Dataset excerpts
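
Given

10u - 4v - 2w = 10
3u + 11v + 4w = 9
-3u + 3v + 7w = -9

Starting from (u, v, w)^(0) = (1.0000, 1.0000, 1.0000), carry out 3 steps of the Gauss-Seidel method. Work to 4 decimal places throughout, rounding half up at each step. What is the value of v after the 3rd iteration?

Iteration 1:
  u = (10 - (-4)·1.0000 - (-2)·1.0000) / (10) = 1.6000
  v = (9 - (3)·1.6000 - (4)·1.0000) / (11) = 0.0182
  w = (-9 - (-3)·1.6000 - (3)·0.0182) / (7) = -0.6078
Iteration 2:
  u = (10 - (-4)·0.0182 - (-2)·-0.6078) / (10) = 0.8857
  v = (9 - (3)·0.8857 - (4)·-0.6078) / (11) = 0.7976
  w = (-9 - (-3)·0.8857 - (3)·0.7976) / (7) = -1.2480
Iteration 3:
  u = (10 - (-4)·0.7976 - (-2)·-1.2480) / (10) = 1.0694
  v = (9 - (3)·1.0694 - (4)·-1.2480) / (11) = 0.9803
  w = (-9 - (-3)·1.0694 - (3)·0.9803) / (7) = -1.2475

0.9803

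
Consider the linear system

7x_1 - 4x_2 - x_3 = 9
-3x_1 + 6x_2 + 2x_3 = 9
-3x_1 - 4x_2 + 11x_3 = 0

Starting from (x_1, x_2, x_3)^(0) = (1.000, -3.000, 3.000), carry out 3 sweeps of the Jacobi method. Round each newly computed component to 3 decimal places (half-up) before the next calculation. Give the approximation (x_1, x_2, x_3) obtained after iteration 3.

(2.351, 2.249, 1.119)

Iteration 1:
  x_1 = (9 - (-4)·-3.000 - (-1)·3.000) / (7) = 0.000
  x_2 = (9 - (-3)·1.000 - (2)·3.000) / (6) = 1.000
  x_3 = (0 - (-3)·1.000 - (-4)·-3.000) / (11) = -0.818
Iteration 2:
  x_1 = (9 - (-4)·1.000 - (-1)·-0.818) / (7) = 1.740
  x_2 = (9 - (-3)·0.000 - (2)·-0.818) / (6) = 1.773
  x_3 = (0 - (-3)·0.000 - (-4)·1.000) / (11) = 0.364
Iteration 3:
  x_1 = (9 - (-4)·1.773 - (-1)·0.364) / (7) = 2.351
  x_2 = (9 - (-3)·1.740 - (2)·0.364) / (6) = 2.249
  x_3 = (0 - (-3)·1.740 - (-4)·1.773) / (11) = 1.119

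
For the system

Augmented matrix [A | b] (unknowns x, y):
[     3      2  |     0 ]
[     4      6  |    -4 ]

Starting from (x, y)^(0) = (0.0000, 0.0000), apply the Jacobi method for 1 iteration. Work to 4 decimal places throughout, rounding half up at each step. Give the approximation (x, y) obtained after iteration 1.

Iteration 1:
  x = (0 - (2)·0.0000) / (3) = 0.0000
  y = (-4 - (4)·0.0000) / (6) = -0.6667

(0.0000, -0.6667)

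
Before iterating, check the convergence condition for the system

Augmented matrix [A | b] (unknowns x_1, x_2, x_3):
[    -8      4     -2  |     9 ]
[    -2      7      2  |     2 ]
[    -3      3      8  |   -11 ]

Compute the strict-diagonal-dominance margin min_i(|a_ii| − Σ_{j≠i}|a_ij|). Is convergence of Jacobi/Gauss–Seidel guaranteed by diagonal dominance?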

→ **YOUR GOAL**: Down to the last character, restate every record.

→ **ANSWER FOR THIS EXERCISE**:
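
Given

10u - 4v - 2w = 10
3u + 11v + 4w = 9
-3u + 3v + 7w = -9

Starting from (u, v, w)^(0) = (1.0000, 1.0000, 1.0000), carry out 3 steps of the Gauss-Seidel method. Work to 4 decimal places throughout, rounding half up at each step. What is the value of v after the 3rd iteration?

Iteration 1:
  u = (10 - (-4)·1.0000 - (-2)·1.0000) / (10) = 1.6000
  v = (9 - (3)·1.6000 - (4)·1.0000) / (11) = 0.0182
  w = (-9 - (-3)·1.6000 - (3)·0.0182) / (7) = -0.6078
Iteration 2:
  u = (10 - (-4)·0.0182 - (-2)·-0.6078) / (10) = 0.8857
  v = (9 - (3)·0.8857 - (4)·-0.6078) / (11) = 0.7976
  w = (-9 - (-3)·0.8857 - (3)·0.7976) / (7) = -1.2480
Iteration 3:
  u = (10 - (-4)·0.7976 - (-2)·-1.2480) / (10) = 1.0694
  v = (9 - (3)·1.0694 - (4)·-1.2480) / (11) = 0.9803
  w = (-9 - (-3)·1.0694 - (3)·0.9803) / (7) = -1.2475

0.9803

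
Consider the linear system

7x_1 - 4x_2 - x_3 = 9
-3x_1 + 6x_2 + 2x_3 = 9
-3x_1 - 4x_2 + 11x_3 = 0

Starting from (x_1, x_2, x_3)^(0) = (1.000, -3.000, 3.000), carry out 3 sweeps of the Jacobi method. Round each newly computed component to 3 decimal places (half-up) before the next calculation. Give the approximation (x_1, x_2, x_3) obtained after iteration 3.

(2.351, 2.249, 1.119)

Iteration 1:
  x_1 = (9 - (-4)·-3.000 - (-1)·3.000) / (7) = 0.000
  x_2 = (9 - (-3)·1.000 - (2)·3.000) / (6) = 1.000
  x_3 = (0 - (-3)·1.000 - (-4)·-3.000) / (11) = -0.818
Iteration 2:
  x_1 = (9 - (-4)·1.000 - (-1)·-0.818) / (7) = 1.740
  x_2 = (9 - (-3)·0.000 - (2)·-0.818) / (6) = 1.773
  x_3 = (0 - (-3)·0.000 - (-4)·1.000) / (11) = 0.364
Iteration 3:
  x_1 = (9 - (-4)·1.773 - (-1)·0.364) / (7) = 2.351
  x_2 = (9 - (-3)·1.740 - (2)·0.364) / (6) = 2.249
  x_3 = (0 - (-3)·1.740 - (-4)·1.773) / (11) = 1.119

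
For the system

Augmented matrix [A | b] (unknowns x, y):
[     3      2  |     0 ]
[     4      6  |    -4 ]

Starting from (x, y)^(0) = (0.0000, 0.0000), apply the Jacobi method for 1 iteration. Work to 4 decimal places throughout, rounding half up at each step. Give the approximation (x, y) obtained after iteration 1.

Iteration 1:
  x = (0 - (2)·0.0000) / (3) = 0.0000
  y = (-4 - (4)·0.0000) / (6) = -0.6667

(0.0000, -0.6667)

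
Before iterating, check the convergence condition for the system

Augmented matrix [A | b] (unknowns x_1, x_2, x_3):
[    -8      4     -2  |     9 ]
[    -2      7      2  |     2 ]
[    -3      3      8  |   -11 ]

Compute the strict-diagonal-dominance margin min_i(|a_ii| − Σ_{j≠i}|a_ij|). Is convergence of Jacobi/Gauss–Seidel guaranteed by diagonal dominance?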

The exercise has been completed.